=== TASK STATEMENT ===
Copy out each line of the listing below in which the string "field" occurs.

───── SUPPLIED DATA ─────

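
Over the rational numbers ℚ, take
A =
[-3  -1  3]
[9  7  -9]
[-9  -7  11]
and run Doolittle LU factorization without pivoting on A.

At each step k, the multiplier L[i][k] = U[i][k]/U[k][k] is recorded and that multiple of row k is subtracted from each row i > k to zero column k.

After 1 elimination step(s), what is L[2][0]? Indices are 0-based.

L[2][0] = 3

k=0: U[0][0]=-3
  eliminate (1,0): mult=-3, new row 1: (0, 4, 0); set L[1][0]=-3
  eliminate (2,0): mult=3, new row 2: (0, -4, 2); set L[2][0]=3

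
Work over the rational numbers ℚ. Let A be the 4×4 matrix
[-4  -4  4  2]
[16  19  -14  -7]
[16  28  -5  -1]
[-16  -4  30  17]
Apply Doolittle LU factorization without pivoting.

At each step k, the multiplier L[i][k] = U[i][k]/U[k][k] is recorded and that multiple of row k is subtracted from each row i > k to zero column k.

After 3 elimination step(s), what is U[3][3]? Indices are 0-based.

U[3][3] = -1

k=0: U[0][0]=-4
  eliminate (1,0): mult=-4, new row 1: (0, 3, 2, 1); set L[1][0]=-4
  eliminate (2,0): mult=-4, new row 2: (0, 12, 11, 7); set L[2][0]=-4
  eliminate (3,0): mult=4, new row 3: (0, 12, 14, 9); set L[3][0]=4
k=1: U[1][1]=3
  eliminate (2,1): mult=4, new row 2: (0, 0, 3, 3); set L[2][1]=4
  eliminate (3,1): mult=4, new row 3: (0, 0, 6, 5); set L[3][1]=4
k=2: U[2][2]=3
  eliminate (3,2): mult=2, new row 3: (0, 0, 0, -1); set L[3][2]=2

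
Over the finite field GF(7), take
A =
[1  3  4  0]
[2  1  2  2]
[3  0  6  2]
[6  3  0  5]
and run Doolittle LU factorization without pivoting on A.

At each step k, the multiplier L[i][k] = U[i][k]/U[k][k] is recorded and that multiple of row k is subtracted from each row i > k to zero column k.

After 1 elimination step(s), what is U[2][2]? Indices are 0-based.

U[2][2] = 1

Step 1: pivot at (0,0) is 1.
  row1 ← row1 − (2)·row0  ⇒  L[1][0]=2, U row1=(0, 2, 1, 2)
  row2 ← row2 − (3)·row0  ⇒  L[2][0]=3, U row2=(0, 5, 1, 2)
  row3 ← row3 − (6)·row0  ⇒  L[3][0]=6, U row3=(0, 6, 4, 5)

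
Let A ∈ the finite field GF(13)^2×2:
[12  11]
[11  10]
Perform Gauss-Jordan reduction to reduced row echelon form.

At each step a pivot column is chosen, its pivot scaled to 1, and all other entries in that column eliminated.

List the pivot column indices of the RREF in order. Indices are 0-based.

pivot columns: 0, 1

[1] R0 /= 12  ⇒  (1, 2)
     R1 -= 11·R0  ⇒  (0, 1)
[2] R1 /= 1  ⇒  (0, 1)
     R0 -= 2·R1  ⇒  (1, 0)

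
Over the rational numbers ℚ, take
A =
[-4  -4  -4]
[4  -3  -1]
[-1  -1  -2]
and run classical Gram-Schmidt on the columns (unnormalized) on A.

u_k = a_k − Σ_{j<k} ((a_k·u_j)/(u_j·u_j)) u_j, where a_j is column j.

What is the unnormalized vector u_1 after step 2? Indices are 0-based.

Step 1: u_0 = a_0 = (-4, 4, -1).
Step 2: u_1 = a_1 − (5/33)·u_0 = (-112/33, -119/33, -28/33).

u_1 = (-112/33, -119/33, -28/33)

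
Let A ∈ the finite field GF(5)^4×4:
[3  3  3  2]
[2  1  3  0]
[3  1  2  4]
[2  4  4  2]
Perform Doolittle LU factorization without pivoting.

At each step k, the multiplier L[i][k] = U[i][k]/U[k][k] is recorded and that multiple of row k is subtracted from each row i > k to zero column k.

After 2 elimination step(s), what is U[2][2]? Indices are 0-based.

k=0: U[0][0]=3
  eliminate (1,0): mult=4, new row 1: (0, 4, 1, 2); set L[1][0]=4
  eliminate (2,0): mult=1, new row 2: (0, 3, 4, 2); set L[2][0]=1
  eliminate (3,0): mult=4, new row 3: (0, 2, 2, 4); set L[3][0]=4
k=1: U[1][1]=4
  eliminate (2,1): mult=2, new row 2: (0, 0, 2, 3); set L[2][1]=2
  eliminate (3,1): mult=3, new row 3: (0, 0, 4, 3); set L[3][1]=3

U[2][2] = 2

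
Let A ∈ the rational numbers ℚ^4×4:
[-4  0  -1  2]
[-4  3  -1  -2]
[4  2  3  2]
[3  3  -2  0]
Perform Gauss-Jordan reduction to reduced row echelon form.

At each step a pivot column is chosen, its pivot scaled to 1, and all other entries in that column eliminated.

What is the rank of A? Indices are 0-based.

rank = 4

pivot(0,0)=-4: scale R0 → (1, 0, 1/4, -1/2)
  clear (1,0): R1 −= (-4)R0 → (0, 3, 0, -4)
  clear (2,0): R2 −= (4)R0 → (0, 2, 2, 4)
  clear (3,0): R3 −= (3)R0 → (0, 3, -11/4, 3/2)
pivot(1,1)=3: scale R1 → (0, 1, 0, -4/3)
  clear (2,1): R2 −= (2)R1 → (0, 0, 2, 20/3)
  clear (3,1): R3 −= (3)R1 → (0, 0, -11/4, 11/2)
pivot(2,2)=2: scale R2 → (0, 0, 1, 10/3)
  clear (0,2): R0 −= (1/4)R2 → (1, 0, 0, -4/3)
  clear (3,2): R3 −= (-11/4)R2 → (0, 0, 0, 44/3)
pivot(3,3)=44/3: scale R3 → (0, 0, 0, 1)
  clear (0,3): R0 −= (-4/3)R3 → (1, 0, 0, 0)
  clear (1,3): R1 −= (-4/3)R3 → (0, 1, 0, 0)
  clear (2,3): R2 −= (10/3)R3 → (0, 0, 1, 0)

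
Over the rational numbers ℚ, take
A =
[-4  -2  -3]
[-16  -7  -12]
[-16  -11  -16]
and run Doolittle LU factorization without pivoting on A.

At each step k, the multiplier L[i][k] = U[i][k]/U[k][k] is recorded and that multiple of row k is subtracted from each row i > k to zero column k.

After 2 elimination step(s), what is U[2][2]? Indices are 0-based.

[col 0] pivot -4
  R1 -= 4*R0 → (0, 1, 0)  (L[1][0] := 4)
  R2 -= 4*R0 → (0, -3, -4)  (L[2][0] := 4)
[col 1] pivot 1
  R2 -= -3*R1 → (0, 0, -4)  (L[2][1] := -3)

U[2][2] = -4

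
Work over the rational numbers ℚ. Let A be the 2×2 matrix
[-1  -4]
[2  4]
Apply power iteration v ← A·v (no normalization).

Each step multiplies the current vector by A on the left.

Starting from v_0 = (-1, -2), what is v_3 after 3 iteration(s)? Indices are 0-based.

v_0 = (-1, -2).
v_1 = A·v_0 = (9, -10).
v_2 = A·v_1 = (31, -22).
v_3 = A·v_2 = (57, -26).

v_3 = (57, -26)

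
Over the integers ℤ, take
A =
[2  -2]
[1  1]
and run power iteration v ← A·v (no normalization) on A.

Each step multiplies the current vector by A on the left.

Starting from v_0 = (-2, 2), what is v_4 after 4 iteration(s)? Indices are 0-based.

v_0 = (-2, 2).
v_1 = A·v_0 = (-8, 0).
v_2 = A·v_1 = (-16, -8).
v_3 = A·v_2 = (-16, -24).
v_4 = A·v_3 = (16, -40).

v_4 = (16, -40)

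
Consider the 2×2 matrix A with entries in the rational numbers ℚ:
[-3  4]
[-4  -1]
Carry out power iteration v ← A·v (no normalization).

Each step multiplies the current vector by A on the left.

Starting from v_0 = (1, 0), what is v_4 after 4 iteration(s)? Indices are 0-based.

v_4 = (-207, -352)

v_0 = (1, 0).
v_1 = A·v_0 = (-3, -4).
v_2 = A·v_1 = (-7, 16).
v_3 = A·v_2 = (85, 12).
v_4 = A·v_3 = (-207, -352).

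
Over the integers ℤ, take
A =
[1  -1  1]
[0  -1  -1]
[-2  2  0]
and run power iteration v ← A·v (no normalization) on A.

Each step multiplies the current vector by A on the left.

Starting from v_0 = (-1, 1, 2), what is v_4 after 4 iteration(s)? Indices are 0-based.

v_0 = (-1, 1, 2).
v_1 = A·v_0 = (0, -3, 4).
v_2 = A·v_1 = (7, -1, -6).
v_3 = A·v_2 = (2, 7, -16).
v_4 = A·v_3 = (-21, 9, 10).

v_4 = (-21, 9, 10)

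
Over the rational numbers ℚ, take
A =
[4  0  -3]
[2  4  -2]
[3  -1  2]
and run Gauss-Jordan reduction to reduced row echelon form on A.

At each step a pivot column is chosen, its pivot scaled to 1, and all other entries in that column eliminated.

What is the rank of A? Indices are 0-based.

step 1: normalize row 0 (÷4) = (1, 0, -3/4)
  row 1: subtract 2×row0 = (0, 4, -1/2)
  row 2: subtract 3×row0 = (0, -1, 17/4)
step 2: normalize row 1 (÷4) = (0, 1, -1/8)
  row 2: subtract -1×row1 = (0, 0, 33/8)
step 3: normalize row 2 (÷33/8) = (0, 0, 1)
  row 0: subtract -3/4×row2 = (1, 0, 0)
  row 1: subtract -1/8×row2 = (0, 1, 0)

rank = 3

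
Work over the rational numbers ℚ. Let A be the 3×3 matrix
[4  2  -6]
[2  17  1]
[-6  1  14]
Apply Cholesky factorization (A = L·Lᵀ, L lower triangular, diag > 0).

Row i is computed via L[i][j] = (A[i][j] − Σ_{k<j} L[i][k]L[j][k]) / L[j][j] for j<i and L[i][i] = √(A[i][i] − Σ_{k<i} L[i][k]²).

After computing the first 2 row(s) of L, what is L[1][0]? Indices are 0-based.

L[1][0] = 1

Step 1: L[0][0] = √(4) = 2.
  L[1][0] = (2) / L[0][0] = 1.
Step 2: L[1][1] = √(16) = 4.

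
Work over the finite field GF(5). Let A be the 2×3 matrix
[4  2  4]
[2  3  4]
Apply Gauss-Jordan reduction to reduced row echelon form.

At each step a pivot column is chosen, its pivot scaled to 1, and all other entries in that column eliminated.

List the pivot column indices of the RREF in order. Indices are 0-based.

[1] R0 /= 4  ⇒  (1, 3, 1)
     R1 -= 2·R0  ⇒  (0, 2, 2)
[2] R1 /= 2  ⇒  (0, 1, 1)
     R0 -= 3·R1  ⇒  (1, 0, 3)

pivot columns: 0, 1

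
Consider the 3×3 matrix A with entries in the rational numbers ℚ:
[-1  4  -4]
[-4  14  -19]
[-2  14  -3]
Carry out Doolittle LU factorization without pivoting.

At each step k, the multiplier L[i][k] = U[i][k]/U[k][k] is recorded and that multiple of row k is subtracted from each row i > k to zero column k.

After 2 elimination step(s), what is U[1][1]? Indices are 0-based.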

─────

=== OUTPUT FOR THIS EXERCISE ===
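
Over the finite field GF(7), take
Let A ∈ the finite field GF(13)^2×2:
Let A ∈ the finite field GF(5)^4×4:
Work over the finite field GF(5). Let A be the 2×3 matrix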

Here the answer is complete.